Exercise prompt —
Whenever a line below mentions the word "adjacency", that line should be copied.

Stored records
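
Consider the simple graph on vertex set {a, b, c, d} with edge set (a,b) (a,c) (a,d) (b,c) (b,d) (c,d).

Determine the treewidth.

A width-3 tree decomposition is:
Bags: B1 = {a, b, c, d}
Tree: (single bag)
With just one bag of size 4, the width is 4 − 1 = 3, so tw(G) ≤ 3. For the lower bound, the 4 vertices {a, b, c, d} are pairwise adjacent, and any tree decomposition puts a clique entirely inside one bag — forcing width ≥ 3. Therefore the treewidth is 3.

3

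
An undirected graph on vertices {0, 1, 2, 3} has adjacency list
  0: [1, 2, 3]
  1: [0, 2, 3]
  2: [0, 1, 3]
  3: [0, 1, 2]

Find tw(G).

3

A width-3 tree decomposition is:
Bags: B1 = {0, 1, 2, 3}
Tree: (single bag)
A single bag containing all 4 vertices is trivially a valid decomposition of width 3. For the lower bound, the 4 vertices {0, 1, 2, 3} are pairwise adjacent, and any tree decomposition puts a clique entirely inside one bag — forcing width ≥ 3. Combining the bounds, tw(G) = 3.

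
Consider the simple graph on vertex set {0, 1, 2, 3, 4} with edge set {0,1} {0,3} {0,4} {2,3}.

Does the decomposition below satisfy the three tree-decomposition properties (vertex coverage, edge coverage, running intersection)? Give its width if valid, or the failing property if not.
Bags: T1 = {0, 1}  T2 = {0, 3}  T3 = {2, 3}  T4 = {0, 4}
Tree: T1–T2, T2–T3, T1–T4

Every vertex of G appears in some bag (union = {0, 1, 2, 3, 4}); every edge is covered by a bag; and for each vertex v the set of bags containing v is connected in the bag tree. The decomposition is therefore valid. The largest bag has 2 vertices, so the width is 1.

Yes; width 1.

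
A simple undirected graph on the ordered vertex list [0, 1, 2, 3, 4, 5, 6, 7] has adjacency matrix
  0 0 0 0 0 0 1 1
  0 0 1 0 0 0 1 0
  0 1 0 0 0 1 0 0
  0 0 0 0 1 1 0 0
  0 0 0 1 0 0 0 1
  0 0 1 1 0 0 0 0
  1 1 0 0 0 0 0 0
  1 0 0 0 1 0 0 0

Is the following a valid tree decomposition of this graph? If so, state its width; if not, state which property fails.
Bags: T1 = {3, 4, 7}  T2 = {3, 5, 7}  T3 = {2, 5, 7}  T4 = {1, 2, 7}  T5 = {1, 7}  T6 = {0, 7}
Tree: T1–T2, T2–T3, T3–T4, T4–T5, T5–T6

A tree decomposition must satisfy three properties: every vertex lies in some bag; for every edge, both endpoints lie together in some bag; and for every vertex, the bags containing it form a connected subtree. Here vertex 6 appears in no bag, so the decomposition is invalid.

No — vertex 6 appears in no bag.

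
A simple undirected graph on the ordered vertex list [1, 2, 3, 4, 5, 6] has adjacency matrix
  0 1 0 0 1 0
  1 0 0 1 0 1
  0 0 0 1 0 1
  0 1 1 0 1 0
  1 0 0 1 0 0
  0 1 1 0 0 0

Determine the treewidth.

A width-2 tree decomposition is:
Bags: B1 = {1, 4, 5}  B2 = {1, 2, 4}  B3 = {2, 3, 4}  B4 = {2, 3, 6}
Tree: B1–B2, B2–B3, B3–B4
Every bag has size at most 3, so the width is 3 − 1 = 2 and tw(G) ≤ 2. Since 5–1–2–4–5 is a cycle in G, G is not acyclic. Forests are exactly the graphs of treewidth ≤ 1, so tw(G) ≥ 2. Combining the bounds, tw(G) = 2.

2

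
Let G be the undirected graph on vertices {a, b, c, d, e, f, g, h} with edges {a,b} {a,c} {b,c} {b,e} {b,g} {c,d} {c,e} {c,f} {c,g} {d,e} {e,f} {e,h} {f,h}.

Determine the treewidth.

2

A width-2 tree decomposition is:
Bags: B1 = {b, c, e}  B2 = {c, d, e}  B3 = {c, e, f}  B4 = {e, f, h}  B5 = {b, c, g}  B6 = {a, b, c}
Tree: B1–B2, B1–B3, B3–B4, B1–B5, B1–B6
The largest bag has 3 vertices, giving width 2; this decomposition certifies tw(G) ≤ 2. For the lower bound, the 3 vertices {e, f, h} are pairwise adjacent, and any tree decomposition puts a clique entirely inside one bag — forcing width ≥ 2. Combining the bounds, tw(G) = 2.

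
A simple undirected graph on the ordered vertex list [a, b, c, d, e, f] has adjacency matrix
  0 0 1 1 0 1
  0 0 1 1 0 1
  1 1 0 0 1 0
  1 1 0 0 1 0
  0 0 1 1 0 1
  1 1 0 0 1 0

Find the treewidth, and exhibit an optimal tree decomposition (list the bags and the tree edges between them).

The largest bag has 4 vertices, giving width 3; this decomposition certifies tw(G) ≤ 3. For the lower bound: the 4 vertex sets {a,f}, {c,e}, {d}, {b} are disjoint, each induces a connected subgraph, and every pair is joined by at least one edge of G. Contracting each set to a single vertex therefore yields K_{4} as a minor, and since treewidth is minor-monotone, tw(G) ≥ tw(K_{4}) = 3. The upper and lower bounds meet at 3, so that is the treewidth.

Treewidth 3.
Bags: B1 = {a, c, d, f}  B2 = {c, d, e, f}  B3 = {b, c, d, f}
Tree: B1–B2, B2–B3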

Written answer —
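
An undirected graph on vertices {0, 1, 2, 3} has adjacency list
A simple undirected graph on the ordered vertex list [0, 1, 2, 3, 4, 5, 6, 7] has adjacency matrix
A simple undirected graph on the ordered vertex list [1, 2, 3, 4, 5, 6] has adjacency matrix
A simple undirected graph on the ordered vertex list [a, b, c, d, e, f] has adjacency matrix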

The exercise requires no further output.